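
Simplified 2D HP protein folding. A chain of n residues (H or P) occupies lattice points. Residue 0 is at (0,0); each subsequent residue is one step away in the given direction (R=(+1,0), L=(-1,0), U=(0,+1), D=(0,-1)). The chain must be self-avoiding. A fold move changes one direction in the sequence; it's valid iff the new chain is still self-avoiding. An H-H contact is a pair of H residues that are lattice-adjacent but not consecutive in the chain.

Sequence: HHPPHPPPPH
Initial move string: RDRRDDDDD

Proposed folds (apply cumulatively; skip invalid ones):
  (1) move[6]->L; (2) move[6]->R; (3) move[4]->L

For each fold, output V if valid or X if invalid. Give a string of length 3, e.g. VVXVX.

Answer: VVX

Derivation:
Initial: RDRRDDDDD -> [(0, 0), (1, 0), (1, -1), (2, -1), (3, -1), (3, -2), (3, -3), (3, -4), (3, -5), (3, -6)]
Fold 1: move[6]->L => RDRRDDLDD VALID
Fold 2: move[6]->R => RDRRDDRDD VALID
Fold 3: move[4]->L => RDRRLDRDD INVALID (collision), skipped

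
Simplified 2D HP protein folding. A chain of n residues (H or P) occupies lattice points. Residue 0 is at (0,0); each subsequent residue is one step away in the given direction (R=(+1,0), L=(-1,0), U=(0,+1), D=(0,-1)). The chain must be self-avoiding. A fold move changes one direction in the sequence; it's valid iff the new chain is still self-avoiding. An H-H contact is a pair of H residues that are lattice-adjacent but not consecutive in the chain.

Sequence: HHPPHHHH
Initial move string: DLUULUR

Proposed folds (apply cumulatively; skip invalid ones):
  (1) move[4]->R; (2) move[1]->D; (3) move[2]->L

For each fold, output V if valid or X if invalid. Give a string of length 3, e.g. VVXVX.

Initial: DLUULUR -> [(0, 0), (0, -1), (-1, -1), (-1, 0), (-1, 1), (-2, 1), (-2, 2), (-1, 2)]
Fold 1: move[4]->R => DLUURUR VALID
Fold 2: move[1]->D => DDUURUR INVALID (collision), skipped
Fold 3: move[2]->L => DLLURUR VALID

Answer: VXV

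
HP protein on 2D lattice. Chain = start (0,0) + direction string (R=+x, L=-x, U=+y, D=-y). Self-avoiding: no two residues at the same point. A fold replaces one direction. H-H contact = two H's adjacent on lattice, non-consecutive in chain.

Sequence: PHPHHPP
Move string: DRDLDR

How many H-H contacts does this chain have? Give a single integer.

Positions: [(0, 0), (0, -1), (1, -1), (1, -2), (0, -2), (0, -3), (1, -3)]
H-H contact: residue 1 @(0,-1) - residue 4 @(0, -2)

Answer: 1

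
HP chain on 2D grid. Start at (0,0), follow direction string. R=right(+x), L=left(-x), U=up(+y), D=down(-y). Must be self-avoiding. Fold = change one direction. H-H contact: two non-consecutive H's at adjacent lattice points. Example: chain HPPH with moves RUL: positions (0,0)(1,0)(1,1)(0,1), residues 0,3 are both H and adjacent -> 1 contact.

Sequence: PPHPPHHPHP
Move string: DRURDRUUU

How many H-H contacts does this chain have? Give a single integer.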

* * *

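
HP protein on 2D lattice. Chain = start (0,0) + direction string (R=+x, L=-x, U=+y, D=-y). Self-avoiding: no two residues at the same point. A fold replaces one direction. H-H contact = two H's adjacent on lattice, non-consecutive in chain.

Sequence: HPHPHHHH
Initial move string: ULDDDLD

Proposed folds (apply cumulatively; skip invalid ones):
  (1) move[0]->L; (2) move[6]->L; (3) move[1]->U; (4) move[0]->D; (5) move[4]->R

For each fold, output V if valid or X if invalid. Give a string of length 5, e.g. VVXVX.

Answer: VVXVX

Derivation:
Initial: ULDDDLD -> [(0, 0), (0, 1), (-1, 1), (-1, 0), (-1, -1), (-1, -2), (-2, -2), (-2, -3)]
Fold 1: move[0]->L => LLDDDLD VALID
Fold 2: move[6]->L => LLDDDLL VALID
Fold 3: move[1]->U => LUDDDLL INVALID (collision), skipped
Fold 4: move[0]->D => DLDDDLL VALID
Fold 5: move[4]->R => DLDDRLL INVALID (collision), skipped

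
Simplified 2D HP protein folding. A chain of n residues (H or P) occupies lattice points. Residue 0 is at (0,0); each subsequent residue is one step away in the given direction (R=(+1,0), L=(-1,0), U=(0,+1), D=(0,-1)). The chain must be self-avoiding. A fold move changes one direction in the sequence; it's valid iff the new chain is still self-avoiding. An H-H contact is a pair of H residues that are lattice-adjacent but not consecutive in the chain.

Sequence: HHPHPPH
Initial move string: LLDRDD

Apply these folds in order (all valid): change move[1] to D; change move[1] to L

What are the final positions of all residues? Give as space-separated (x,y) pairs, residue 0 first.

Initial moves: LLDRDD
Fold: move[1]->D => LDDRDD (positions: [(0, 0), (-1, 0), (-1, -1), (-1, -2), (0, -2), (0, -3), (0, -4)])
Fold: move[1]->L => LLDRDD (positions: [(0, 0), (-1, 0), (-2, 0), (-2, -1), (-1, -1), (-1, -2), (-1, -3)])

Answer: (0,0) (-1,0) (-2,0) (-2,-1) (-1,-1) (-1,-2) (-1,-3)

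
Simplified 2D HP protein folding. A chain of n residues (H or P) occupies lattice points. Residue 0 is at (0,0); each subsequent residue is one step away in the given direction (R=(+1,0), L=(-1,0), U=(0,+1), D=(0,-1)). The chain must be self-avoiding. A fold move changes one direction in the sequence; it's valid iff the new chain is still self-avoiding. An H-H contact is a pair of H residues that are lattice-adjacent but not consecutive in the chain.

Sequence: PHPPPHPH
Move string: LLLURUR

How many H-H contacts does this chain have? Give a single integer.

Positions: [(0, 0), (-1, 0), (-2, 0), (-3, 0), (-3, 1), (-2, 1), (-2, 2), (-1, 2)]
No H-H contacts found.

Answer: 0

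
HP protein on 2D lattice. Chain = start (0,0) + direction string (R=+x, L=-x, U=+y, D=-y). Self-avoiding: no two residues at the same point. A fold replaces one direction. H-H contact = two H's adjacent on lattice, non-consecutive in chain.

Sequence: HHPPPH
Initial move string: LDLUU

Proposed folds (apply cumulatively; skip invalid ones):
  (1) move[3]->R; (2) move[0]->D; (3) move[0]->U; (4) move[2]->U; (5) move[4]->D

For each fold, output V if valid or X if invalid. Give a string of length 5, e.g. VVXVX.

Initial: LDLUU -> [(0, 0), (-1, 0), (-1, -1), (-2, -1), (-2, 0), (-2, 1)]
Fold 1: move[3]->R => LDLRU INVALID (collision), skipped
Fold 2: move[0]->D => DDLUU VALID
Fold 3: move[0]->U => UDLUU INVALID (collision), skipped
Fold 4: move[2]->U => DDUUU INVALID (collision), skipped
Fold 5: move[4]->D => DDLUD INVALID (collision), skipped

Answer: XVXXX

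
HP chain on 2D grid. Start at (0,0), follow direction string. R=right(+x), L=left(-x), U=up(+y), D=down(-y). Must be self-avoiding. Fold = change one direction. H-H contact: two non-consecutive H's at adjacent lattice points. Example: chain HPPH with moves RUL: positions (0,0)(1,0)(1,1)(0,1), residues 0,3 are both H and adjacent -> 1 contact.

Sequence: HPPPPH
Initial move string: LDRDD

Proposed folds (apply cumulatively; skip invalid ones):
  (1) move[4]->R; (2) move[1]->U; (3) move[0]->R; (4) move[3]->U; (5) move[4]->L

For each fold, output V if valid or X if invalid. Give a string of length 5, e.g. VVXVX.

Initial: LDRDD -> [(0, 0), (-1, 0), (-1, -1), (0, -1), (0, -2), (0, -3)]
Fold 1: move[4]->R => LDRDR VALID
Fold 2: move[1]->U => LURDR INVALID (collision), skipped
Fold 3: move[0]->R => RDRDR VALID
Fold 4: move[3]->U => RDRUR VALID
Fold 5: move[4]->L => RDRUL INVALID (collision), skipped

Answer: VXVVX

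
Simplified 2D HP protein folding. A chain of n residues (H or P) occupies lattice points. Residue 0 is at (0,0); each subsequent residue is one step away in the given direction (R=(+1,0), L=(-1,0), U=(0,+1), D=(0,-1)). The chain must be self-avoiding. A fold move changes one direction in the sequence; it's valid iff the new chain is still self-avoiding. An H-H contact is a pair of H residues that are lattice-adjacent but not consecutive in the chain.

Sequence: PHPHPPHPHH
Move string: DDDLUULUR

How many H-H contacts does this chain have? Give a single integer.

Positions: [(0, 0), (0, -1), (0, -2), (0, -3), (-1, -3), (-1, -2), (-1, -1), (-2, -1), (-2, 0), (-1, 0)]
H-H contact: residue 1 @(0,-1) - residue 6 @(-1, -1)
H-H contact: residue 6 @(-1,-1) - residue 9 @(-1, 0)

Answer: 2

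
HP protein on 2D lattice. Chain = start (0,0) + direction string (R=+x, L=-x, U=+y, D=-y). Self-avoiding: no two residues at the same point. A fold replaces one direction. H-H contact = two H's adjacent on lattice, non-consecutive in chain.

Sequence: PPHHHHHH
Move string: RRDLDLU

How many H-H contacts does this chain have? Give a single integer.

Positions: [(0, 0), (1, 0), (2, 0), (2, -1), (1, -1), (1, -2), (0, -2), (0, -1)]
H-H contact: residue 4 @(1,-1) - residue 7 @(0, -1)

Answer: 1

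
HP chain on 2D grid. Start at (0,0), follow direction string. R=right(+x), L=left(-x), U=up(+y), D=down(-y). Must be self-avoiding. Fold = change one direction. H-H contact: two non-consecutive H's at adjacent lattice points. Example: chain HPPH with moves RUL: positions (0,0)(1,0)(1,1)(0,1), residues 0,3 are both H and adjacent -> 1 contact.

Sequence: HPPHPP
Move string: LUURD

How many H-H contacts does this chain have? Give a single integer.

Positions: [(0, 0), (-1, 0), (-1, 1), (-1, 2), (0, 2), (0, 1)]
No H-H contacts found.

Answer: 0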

* * *

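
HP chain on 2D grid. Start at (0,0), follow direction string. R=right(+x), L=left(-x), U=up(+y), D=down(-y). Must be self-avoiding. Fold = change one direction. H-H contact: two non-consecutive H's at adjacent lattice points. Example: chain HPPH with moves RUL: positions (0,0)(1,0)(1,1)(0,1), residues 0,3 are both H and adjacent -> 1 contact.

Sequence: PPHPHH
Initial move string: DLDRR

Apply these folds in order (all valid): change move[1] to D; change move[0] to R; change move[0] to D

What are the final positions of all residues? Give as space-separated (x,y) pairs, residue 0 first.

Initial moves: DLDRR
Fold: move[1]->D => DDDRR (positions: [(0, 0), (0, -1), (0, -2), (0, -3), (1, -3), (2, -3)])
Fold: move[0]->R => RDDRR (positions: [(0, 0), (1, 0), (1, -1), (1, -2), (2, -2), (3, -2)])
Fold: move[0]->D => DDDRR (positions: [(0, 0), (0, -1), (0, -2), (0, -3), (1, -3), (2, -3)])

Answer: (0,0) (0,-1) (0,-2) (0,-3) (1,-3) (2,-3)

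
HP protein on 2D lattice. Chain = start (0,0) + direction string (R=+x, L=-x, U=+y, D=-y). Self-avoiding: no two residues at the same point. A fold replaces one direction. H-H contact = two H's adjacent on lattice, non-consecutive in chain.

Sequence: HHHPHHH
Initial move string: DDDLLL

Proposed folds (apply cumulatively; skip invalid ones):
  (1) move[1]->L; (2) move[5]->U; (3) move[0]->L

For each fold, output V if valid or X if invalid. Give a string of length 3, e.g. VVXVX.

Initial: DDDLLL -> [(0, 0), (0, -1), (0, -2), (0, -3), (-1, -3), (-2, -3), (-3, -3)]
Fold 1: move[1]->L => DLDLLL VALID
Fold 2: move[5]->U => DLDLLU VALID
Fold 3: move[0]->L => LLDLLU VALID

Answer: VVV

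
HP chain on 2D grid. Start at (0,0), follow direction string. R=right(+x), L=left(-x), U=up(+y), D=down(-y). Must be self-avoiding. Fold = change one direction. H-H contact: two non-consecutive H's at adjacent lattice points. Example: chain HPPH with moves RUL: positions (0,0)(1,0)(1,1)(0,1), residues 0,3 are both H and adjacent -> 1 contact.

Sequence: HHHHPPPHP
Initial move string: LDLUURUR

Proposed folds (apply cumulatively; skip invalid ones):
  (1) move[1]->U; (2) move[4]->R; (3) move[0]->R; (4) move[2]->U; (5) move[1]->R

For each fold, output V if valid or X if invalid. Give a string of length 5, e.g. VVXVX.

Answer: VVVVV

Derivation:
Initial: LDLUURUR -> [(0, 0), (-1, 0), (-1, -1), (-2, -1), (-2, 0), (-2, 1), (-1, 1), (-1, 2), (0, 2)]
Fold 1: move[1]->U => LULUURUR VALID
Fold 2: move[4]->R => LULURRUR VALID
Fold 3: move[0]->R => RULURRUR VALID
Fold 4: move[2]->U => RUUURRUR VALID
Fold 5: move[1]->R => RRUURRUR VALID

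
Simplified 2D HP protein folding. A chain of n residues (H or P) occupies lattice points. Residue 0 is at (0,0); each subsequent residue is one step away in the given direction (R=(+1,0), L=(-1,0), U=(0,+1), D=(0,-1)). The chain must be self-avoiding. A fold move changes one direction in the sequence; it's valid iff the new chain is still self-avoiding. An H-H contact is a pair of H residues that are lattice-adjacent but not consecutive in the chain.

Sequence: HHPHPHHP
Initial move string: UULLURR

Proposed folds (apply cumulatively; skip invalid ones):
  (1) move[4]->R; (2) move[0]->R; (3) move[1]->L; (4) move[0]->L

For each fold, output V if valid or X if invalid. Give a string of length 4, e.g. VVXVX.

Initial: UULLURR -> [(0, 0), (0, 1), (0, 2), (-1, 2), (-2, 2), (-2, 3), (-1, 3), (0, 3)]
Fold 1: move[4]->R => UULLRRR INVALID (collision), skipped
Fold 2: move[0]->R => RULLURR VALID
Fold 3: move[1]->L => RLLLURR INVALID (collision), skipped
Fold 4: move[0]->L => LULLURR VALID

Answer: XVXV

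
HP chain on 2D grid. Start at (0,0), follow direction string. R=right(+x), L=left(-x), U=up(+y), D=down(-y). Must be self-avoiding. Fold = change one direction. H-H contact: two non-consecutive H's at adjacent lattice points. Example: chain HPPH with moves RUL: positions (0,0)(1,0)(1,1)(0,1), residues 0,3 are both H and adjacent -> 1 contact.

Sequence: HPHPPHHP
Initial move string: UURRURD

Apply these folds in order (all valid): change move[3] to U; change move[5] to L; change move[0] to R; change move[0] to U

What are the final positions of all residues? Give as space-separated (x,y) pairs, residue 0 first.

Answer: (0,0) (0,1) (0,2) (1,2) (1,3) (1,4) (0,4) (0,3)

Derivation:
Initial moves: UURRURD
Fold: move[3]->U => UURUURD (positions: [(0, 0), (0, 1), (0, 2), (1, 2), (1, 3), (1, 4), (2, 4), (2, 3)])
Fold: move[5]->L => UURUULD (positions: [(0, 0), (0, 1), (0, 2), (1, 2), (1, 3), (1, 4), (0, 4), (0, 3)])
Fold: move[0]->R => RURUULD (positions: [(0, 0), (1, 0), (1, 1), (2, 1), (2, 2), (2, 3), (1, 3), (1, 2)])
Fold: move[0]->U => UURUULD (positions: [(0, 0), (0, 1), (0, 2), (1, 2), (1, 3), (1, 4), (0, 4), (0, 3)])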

* **WHAT THE TASK REQUIRES**:
Above this instruction are the records; retype exactly the lines from the one containing "move[0] to D" up to and including the one containing "(1) move[1]->U; (2)".

* **ANSWER FOR THE TASK**:
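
Apply these folds in order (all valid): change move[1] to D; change move[0] to R; change move[0] to D

What are the final positions of all residues? Give as space-separated (x,y) pairs, residue 0 first.

Initial moves: DLDRR
Fold: move[1]->D => DDDRR (positions: [(0, 0), (0, -1), (0, -2), (0, -3), (1, -3), (2, -3)])
Fold: move[0]->R => RDDRR (positions: [(0, 0), (1, 0), (1, -1), (1, -2), (2, -2), (3, -2)])
Fold: move[0]->D => DDDRR (positions: [(0, 0), (0, -1), (0, -2), (0, -3), (1, -3), (2, -3)])

Answer: (0,0) (0,-1) (0,-2) (0,-3) (1,-3) (2,-3)

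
HP protein on 2D lattice. Chain = start (0,0) + direction string (R=+x, L=-x, U=+y, D=-y). Self-avoiding: no two residues at the same point. A fold replaces one direction. H-H contact = two H's adjacent on lattice, non-consecutive in chain.

Sequence: HHHPHHH
Initial move string: DDDLLL

Proposed folds (apply cumulatively; skip invalid ones):
  (1) move[1]->L; (2) move[5]->U; (3) move[0]->L

For each fold, output V if valid or X if invalid. Give a string of length 3, e.g. VVXVX.

Initial: DDDLLL -> [(0, 0), (0, -1), (0, -2), (0, -3), (-1, -3), (-2, -3), (-3, -3)]
Fold 1: move[1]->L => DLDLLL VALID
Fold 2: move[5]->U => DLDLLU VALID
Fold 3: move[0]->L => LLDLLU VALID

Answer: VVV

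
HP chain on 2D grid. Start at (0,0), follow direction string. R=right(+x), L=left(-x), U=up(+y), D=down(-y). Must be self-avoiding. Fold = change one direction. H-H contact: two non-consecutive H's at adjacent lattice points. Example: chain HPPH with moves RUL: positions (0,0)(1,0)(1,1)(0,1), residues 0,3 are both H and adjacent -> 1 contact.

Sequence: HHHHPPPHP
Initial move string: LDLUURUR

Proposed folds (apply cumulatively; skip invalid ones):
  (1) move[1]->U; (2) move[4]->R; (3) move[0]->R; (4) move[2]->U; (5) move[1]->R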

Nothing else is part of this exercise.